● INSTRUCTIONS TO FOLLOW
Set out each line from the following listing that includes the word "periods".

+++++

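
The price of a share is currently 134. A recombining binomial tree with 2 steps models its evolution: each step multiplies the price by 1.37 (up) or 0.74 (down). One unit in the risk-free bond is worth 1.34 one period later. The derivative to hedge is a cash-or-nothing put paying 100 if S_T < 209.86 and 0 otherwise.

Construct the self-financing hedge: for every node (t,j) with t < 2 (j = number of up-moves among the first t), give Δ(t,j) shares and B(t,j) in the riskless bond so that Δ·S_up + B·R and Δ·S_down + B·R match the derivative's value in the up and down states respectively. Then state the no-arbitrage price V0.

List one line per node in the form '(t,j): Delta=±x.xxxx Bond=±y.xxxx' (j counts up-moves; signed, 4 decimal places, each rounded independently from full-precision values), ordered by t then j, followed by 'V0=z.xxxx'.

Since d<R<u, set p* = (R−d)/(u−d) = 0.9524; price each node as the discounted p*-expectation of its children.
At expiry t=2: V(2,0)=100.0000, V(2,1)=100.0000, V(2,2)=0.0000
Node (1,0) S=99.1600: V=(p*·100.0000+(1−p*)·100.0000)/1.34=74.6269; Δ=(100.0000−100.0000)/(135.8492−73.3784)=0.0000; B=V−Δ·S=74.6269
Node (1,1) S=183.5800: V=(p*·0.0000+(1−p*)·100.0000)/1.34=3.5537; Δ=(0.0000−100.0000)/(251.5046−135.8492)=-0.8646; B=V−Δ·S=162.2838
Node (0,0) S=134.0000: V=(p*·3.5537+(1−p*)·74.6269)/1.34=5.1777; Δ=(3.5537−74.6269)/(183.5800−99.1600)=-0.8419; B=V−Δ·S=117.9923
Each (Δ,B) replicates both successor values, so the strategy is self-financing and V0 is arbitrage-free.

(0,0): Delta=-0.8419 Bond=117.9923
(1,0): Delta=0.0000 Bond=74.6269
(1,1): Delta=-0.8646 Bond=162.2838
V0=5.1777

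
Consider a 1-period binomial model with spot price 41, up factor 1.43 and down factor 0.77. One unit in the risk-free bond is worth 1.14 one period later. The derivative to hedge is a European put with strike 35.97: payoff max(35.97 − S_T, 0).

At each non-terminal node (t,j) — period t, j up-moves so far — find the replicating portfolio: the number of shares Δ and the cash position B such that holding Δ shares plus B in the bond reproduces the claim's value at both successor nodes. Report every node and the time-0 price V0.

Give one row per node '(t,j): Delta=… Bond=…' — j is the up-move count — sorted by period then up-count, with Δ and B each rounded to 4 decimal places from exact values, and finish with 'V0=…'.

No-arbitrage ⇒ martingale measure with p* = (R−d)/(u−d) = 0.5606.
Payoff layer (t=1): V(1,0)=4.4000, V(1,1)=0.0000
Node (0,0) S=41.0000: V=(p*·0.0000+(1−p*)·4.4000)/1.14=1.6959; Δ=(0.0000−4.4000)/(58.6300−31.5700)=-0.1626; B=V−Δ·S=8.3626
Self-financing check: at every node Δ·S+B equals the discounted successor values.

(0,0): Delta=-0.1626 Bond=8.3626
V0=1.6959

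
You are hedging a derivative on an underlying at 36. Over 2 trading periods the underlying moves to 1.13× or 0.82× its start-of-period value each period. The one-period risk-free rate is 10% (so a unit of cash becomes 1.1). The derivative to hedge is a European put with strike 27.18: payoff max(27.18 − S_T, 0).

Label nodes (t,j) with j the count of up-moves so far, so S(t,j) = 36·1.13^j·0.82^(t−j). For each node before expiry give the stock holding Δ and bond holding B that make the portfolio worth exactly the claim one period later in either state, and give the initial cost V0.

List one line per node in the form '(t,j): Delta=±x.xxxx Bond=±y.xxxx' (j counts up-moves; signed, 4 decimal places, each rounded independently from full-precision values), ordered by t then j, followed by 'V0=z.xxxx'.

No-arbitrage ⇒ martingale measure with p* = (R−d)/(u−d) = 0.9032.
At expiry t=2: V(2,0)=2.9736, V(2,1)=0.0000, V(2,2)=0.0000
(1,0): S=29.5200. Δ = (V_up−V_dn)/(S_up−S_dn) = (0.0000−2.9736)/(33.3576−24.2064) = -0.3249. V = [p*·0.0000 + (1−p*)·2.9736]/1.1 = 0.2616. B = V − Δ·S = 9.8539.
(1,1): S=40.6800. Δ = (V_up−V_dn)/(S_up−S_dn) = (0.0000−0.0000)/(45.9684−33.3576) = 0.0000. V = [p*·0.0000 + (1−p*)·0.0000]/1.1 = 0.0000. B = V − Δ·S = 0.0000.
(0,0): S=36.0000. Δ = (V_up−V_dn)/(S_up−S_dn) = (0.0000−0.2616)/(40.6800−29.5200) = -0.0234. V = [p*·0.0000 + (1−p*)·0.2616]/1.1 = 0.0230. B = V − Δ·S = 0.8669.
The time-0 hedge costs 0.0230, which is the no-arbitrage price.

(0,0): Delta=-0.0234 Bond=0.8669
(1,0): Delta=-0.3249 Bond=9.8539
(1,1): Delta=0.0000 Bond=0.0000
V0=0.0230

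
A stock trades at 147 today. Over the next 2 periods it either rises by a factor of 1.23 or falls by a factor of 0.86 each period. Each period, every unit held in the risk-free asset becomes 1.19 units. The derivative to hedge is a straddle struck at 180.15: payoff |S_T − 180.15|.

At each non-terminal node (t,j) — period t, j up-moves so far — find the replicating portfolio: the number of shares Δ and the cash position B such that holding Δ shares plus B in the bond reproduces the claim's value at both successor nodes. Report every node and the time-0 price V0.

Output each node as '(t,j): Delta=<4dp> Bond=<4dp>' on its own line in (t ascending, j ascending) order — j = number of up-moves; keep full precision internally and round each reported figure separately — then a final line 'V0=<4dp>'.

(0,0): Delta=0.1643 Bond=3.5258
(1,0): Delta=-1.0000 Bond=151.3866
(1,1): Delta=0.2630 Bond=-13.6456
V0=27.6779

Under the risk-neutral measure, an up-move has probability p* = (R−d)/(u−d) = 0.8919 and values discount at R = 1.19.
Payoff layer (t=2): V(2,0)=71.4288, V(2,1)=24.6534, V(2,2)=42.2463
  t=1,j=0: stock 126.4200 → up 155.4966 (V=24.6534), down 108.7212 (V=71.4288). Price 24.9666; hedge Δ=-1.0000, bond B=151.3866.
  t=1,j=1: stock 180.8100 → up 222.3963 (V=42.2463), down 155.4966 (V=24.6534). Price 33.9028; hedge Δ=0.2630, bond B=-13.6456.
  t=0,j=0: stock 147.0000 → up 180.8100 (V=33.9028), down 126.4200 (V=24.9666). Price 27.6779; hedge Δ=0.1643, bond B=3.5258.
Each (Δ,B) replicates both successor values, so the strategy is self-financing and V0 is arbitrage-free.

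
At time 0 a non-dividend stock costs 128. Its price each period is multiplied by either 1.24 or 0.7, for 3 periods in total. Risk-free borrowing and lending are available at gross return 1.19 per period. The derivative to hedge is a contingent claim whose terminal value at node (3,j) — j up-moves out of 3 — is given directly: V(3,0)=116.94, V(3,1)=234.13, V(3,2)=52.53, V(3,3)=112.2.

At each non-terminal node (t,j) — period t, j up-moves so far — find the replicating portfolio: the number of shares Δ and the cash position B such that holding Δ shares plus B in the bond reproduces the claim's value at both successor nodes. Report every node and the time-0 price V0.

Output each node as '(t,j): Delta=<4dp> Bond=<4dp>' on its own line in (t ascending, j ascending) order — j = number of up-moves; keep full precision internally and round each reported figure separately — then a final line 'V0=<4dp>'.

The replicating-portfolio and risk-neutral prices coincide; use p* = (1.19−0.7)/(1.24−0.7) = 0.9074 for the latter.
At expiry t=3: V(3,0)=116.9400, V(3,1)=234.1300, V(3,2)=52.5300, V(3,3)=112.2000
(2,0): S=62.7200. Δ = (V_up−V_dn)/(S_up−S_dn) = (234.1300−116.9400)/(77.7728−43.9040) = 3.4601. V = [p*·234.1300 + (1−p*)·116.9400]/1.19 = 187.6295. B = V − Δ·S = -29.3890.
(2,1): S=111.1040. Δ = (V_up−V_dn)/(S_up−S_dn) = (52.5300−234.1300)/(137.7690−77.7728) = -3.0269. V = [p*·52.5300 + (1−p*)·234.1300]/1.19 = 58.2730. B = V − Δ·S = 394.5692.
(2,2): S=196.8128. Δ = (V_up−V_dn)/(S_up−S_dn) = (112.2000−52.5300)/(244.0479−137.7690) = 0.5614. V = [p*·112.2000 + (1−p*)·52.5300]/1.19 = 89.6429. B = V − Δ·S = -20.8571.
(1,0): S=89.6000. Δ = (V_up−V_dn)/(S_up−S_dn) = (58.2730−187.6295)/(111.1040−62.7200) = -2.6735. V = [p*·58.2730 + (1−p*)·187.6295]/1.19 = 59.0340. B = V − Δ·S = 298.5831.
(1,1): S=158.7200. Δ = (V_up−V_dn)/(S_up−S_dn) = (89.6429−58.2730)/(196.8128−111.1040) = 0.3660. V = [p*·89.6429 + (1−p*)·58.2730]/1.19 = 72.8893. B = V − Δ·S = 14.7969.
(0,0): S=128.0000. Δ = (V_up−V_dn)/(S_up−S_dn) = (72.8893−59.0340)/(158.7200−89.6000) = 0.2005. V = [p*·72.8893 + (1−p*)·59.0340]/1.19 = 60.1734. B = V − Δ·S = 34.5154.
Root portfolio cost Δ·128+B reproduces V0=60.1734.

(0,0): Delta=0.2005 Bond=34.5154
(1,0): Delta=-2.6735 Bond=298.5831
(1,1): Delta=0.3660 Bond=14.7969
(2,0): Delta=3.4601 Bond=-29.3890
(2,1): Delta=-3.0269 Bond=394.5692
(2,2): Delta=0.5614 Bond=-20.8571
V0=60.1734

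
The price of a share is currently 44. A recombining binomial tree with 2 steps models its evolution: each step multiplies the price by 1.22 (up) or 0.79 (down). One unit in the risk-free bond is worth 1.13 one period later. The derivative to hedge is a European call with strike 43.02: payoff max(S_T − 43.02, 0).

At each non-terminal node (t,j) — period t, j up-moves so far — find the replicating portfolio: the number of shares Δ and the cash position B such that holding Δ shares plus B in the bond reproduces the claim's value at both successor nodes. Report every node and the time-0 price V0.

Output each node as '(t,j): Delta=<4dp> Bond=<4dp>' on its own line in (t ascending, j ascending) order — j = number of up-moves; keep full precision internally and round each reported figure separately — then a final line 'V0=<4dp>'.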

+++++

● RESPONSE
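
You are hedging a derivative on an underlying at 36. Over 2 trading periods the underlying moves to 1.13× or 0.82× its start-of-period value each period. The one-period risk-free rate is 10% (so a unit of cash becomes 1.1). The derivative to hedge is a European put with strike 27.18: payoff max(27.18 − S_T, 0).
A stock trades at 147 today. Over the next 2 periods it either rises by a factor of 1.23 or falls by a factor of 0.86 each period. Each period, every unit held in the risk-free asset becomes 1.19 units. The derivative to hedge is a straddle struck at 180.15: payoff |S_T − 180.15|.
At time 0 a non-dividend stock costs 128. Its price each period is multiplied by either 1.24 or 0.7, for 3 periods in total. Risk-free borrowing and lending are available at gross return 1.19 per period. The derivative to hedge is a contingent claim whose terminal value at node (3,j) — j up-moves out of 3 — is given directly: V(3,0)=116.94, V(3,1)=234.13, V(3,2)=52.53, V(3,3)=112.2.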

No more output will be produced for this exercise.